• **Brief**
Examine the records and identify each line that includes the string "then". Copy those lines.

• **Items listed in a dataset**
-.-.-

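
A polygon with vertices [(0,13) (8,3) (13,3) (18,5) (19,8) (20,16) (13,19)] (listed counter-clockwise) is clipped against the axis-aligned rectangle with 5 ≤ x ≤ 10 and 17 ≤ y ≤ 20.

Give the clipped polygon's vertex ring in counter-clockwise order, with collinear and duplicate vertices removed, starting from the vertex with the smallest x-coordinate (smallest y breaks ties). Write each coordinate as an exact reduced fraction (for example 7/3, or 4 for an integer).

Clipped polygon: [(26/3,17) (10,17) (10,229/13)]

1. After x ≥ 5: [(5,199/13) (5,27/4) (8,3) (13,3) (18,5) (19,8) (20,16) (13,19)]
2. After x ≤ 10: [(10,229/13) (5,199/13) (5,27/4) (8,3) (10,3)]
3. After y ≥ 17: [(10,17) (10,229/13) (26/3,17)]
4. After y ≤ 20: [(10,17) (10,229/13) (26/3,17)]
5. Canonical ring: [(26/3,17) (10,17) (10,229/13)]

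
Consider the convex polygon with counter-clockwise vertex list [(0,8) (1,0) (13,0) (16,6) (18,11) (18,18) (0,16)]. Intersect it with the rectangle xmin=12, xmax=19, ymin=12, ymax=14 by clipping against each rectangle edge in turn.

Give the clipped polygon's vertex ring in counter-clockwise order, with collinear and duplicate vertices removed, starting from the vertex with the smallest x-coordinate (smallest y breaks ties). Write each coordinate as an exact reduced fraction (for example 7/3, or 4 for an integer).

1. After x ≥ 12: [(12,0) (13,0) (16,6) (18,11) (18,18) (12,52/3)]
2. After x ≤ 19: [(12,0) (13,0) (16,6) (18,11) (18,18) (12,52/3)]
3. After y ≥ 12: [(12,12) (18,12) (18,18) (12,52/3)]
4. After y ≤ 14: [(12,14) (12,12) (18,12) (18,14)]
5. Canonical ring: [(12,12) (18,12) (18,14) (12,14)]

Clipped polygon: [(12,12) (18,12) (18,14) (12,14)]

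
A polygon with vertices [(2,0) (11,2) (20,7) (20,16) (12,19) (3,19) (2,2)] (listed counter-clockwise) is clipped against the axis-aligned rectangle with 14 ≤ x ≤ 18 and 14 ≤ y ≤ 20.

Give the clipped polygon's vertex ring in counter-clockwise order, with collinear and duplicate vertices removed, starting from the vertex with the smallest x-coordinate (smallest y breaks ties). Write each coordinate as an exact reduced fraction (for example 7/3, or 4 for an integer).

1. After x ≥ 14: [(14,11/3) (20,7) (20,16) (14,73/4)]
2. After x ≤ 18: [(14,11/3) (18,53/9) (18,67/4) (14,73/4)]
3. After y ≥ 14: [(14,14) (18,14) (18,67/4) (14,73/4)]
4. After y ≤ 20: [(14,14) (18,14) (18,67/4) (14,73/4)]
5. Canonical ring: [(14,14) (18,14) (18,67/4) (14,73/4)]

Clipped polygon: [(14,14) (18,14) (18,67/4) (14,73/4)]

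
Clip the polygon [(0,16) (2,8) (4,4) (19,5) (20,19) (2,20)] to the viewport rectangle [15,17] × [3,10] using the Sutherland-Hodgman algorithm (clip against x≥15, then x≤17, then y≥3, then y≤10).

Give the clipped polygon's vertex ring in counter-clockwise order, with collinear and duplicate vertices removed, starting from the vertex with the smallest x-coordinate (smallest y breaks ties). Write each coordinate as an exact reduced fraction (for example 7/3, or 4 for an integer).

Clipped polygon: [(15,71/15) (17,73/15) (17,10) (15,10)]

1. After x ≥ 15: [(15,71/15) (19,5) (20,19) (15,347/18)]
2. After x ≤ 17: [(15,71/15) (17,73/15) (17,115/6) (15,347/18)]
3. After y ≥ 3: [(15,71/15) (17,73/15) (17,115/6) (15,347/18)]
4. After y ≤ 10: [(15,10) (15,71/15) (17,73/15) (17,10)]
5. Canonical ring: [(15,71/15) (17,73/15) (17,10) (15,10)]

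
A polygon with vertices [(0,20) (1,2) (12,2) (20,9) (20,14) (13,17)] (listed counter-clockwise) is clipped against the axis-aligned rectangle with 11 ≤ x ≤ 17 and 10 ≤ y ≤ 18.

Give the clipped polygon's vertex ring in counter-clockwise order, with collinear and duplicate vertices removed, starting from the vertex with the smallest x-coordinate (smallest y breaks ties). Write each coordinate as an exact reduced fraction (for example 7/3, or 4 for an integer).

1. After x ≥ 11: [(11,227/13) (11,2) (12,2) (20,9) (20,14) (13,17)]
2. After x ≤ 17: [(11,227/13) (11,2) (12,2) (17,51/8) (17,107/7) (13,17)]
3. After y ≥ 10: [(11,227/13) (11,10) (17,10) (17,107/7) (13,17)]
4. After y ≤ 18: [(11,227/13) (11,10) (17,10) (17,107/7) (13,17)]
5. Canonical ring: [(11,10) (17,10) (17,107/7) (13,17) (11,227/13)]

Clipped polygon: [(11,10) (17,10) (17,107/7) (13,17) (11,227/13)]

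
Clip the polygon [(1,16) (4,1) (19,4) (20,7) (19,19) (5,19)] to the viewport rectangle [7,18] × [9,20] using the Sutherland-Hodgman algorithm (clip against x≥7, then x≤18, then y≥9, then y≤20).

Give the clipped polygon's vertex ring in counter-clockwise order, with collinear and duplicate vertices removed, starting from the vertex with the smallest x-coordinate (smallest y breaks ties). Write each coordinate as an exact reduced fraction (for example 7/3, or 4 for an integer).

Clipped polygon: [(7,9) (18,9) (18,19) (7,19)]

1. After x ≥ 7: [(7,8/5) (19,4) (20,7) (19,19) (7,19)]
2. After x ≤ 18: [(7,8/5) (18,19/5) (18,19) (7,19)]
3. After y ≥ 9: [(7,9) (18,9) (18,19) (7,19)]
4. After y ≤ 20: [(7,9) (18,9) (18,19) (7,19)]
5. Canonical ring: [(7,9) (18,9) (18,19) (7,19)]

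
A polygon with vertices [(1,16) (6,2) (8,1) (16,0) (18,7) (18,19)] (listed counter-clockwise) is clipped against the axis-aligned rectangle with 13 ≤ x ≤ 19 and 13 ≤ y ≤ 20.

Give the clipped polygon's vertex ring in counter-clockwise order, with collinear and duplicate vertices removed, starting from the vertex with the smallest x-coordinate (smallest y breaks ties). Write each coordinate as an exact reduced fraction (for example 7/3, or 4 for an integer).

1. After x ≥ 13: [(13,308/17) (13,3/8) (16,0) (18,7) (18,19)]
2. After x ≤ 19: [(13,308/17) (13,3/8) (16,0) (18,7) (18,19)]
3. After y ≥ 13: [(13,308/17) (13,13) (18,13) (18,19)]
4. After y ≤ 20: [(13,308/17) (13,13) (18,13) (18,19)]
5. Canonical ring: [(13,13) (18,13) (18,19) (13,308/17)]

Clipped polygon: [(13,13) (18,13) (18,19) (13,308/17)]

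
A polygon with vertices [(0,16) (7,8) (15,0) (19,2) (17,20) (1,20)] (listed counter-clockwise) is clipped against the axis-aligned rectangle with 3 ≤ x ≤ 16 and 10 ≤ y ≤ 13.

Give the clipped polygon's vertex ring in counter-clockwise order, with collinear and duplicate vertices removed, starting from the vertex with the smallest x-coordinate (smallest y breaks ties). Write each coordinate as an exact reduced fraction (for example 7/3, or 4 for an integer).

Clipped polygon: [(3,88/7) (21/4,10) (16,10) (16,13) (3,13)]

1. After x ≥ 3: [(3,88/7) (7,8) (15,0) (19,2) (17,20) (3,20)]
2. After x ≤ 16: [(3,88/7) (7,8) (15,0) (16,1/2) (16,20) (3,20)]
3. After y ≥ 10: [(3,88/7) (21/4,10) (16,10) (16,20) (3,20)]
4. After y ≤ 13: [(3,13) (3,88/7) (21/4,10) (16,10) (16,13)]
5. Canonical ring: [(3,88/7) (21/4,10) (16,10) (16,13) (3,13)]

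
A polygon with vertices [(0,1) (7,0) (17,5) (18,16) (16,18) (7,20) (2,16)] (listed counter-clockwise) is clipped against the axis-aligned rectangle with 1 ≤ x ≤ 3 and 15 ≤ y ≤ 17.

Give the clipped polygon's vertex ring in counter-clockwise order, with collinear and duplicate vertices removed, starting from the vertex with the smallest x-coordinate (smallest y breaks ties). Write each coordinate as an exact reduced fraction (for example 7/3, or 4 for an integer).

Clipped polygon: [(28/15,15) (3,15) (3,84/5) (2,16)]

1. After x ≥ 1: [(1,17/2) (1,6/7) (7,0) (17,5) (18,16) (16,18) (7,20) (2,16)]
2. After x ≤ 3: [(1,17/2) (1,6/7) (3,4/7) (3,84/5) (2,16)]
3. After y ≥ 15: [(28/15,15) (3,15) (3,84/5) (2,16)]
4. After y ≤ 17: [(28/15,15) (3,15) (3,84/5) (2,16)]
5. Canonical ring: [(28/15,15) (3,15) (3,84/5) (2,16)]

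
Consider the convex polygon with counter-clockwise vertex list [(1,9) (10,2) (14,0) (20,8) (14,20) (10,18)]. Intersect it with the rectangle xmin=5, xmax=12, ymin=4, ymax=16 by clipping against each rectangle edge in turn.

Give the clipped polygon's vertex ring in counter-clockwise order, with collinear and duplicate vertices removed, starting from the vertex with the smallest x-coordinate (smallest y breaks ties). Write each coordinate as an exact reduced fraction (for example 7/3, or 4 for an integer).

Clipped polygon: [(5,53/9) (52/7,4) (12,4) (12,16) (8,16) (5,13)]

1. After x ≥ 5: [(5,13) (5,53/9) (10,2) (14,0) (20,8) (14,20) (10,18)]
2. After x ≤ 12: [(5,13) (5,53/9) (10,2) (12,1) (12,19) (10,18)]
3. After y ≥ 4: [(5,13) (5,53/9) (52/7,4) (12,4) (12,19) (10,18)]
4. After y ≤ 16: [(8,16) (5,13) (5,53/9) (52/7,4) (12,4) (12,16)]
5. Canonical ring: [(5,53/9) (52/7,4) (12,4) (12,16) (8,16) (5,13)]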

-.-.-

• **Response to the exercise**
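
Clip the polygon [(0,16) (2,8) (4,4) (19,5) (20,19) (2,20)] to the viewport rectangle [15,17] × [3,10] using the Sutherland-Hodgman algorithm (clip against x≥15, then x≤17, then y≥3, then y≤10).
Clip the polygon [(1,16) (4,1) (19,4) (20,7) (19,19) (5,19)] to the viewport rectangle [7,18] × [9,20] using the Sutherland-Hodgman algorithm (clip against x≥7, then x≤18, then y≥9, then y≤20).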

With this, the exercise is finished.